** Opening Provided records block **

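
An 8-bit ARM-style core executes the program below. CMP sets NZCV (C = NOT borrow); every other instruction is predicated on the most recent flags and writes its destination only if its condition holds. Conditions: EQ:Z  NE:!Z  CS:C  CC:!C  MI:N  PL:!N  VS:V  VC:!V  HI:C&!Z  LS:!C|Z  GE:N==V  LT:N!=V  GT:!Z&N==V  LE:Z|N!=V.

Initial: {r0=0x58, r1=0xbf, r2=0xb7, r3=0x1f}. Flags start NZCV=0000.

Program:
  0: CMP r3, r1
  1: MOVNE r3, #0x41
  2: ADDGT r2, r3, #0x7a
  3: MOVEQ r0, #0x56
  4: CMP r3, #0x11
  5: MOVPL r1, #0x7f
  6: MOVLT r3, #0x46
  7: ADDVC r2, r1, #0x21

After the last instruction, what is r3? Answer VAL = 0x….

0: ✓ CMP  NZCV=0000
1: ✓ MOVNE  r3←0x41
2: ✓ ADDGT  r2←0xbb
3: · MOVEQ
4: ✓ CMP  NZCV=0010
5: ✓ MOVPL  r1←0x7f
6: · MOVLT
7: ✓ ADDVC  r2←0xa0

VAL = 0x41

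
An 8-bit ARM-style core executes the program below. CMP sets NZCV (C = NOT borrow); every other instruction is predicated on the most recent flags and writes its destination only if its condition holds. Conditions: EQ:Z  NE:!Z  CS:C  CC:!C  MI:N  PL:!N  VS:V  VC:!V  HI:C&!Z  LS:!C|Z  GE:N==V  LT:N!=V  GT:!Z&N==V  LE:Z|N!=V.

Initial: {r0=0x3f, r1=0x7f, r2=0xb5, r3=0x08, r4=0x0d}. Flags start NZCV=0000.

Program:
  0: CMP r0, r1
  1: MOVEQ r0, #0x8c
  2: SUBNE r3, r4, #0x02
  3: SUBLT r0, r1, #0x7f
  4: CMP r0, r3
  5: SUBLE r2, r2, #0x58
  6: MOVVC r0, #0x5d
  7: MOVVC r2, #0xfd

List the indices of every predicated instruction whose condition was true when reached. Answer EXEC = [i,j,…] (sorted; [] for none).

EXEC = [2,3,5,6,7]

0: ✓ CMP  NZCV=1000
1: · MOVEQ
2: ✓ SUBNE  r3←0x0b
3: ✓ SUBLT  r0←0x00
4: ✓ CMP  NZCV=1000
5: ✓ SUBLE  r2←0x5d
6: ✓ MOVVC  r0←0x5d
7: ✓ MOVVC  r2←0xfd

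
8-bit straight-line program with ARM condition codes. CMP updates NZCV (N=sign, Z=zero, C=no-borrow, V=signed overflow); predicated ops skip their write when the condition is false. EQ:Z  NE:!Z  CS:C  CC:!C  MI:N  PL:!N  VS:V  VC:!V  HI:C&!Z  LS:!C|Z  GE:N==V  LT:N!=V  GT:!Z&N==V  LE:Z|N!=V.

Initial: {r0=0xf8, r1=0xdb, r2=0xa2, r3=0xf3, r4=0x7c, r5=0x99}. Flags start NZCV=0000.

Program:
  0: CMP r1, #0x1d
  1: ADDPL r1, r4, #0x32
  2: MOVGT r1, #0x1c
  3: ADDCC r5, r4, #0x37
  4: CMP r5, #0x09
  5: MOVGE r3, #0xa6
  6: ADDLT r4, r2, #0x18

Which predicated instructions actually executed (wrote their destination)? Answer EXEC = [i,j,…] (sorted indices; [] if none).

EXEC = [6]

0: ✓ CMP  NZCV=1010
1: · ADDPL
2: · MOVGT
3: · ADDCC
4: ✓ CMP  NZCV=1010
5: · MOVGE
6: ✓ ADDLT  r4←0xba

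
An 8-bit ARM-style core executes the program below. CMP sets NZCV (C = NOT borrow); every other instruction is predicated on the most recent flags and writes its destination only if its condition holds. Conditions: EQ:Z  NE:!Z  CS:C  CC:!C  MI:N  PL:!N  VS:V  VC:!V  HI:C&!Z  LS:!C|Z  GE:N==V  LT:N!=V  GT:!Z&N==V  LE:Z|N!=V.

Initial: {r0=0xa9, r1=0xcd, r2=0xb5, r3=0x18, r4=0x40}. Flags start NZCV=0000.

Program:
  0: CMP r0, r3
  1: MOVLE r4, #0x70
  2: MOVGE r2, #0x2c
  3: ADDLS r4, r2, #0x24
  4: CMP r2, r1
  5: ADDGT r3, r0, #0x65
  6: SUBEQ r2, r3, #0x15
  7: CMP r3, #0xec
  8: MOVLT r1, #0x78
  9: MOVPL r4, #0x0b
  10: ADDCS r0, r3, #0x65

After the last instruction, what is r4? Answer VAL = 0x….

[0] flags=1010 → (cmp)
[1] flags=1010 LE?T → r4=0x70
[2] flags=1010 GE?F → skip
[3] flags=1010 LS?F → skip
[4] flags=1000 → (cmp)
[5] flags=1000 GT?F → skip
[6] flags=1000 EQ?F → skip
[7] flags=0000 → (cmp)
[8] flags=0000 LT?F → skip
[9] flags=0000 PL?T → r4=0x0b
[10] flags=0000 CS?F → skip

VAL = 0x0b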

** Closing Provided records block **

**Work task**.
Search the data above for the string "Initial" and copy each line that has it.

**Solution for this task**.
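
Initial: {r0=0x58, r1=0xbf, r2=0xb7, r3=0x1f}. Flags start NZCV=0000.
Initial: {r0=0x3f, r1=0x7f, r2=0xb5, r3=0x08, r4=0x0d}. Flags start NZCV=0000.
Initial: {r0=0xf8, r1=0xdb, r2=0xa2, r3=0xf3, r4=0x7c, r5=0x99}. Flags start NZCV=0000.
Initial: {r0=0xa9, r1=0xcd, r2=0xb5, r3=0x18, r4=0x40}. Flags start NZCV=0000.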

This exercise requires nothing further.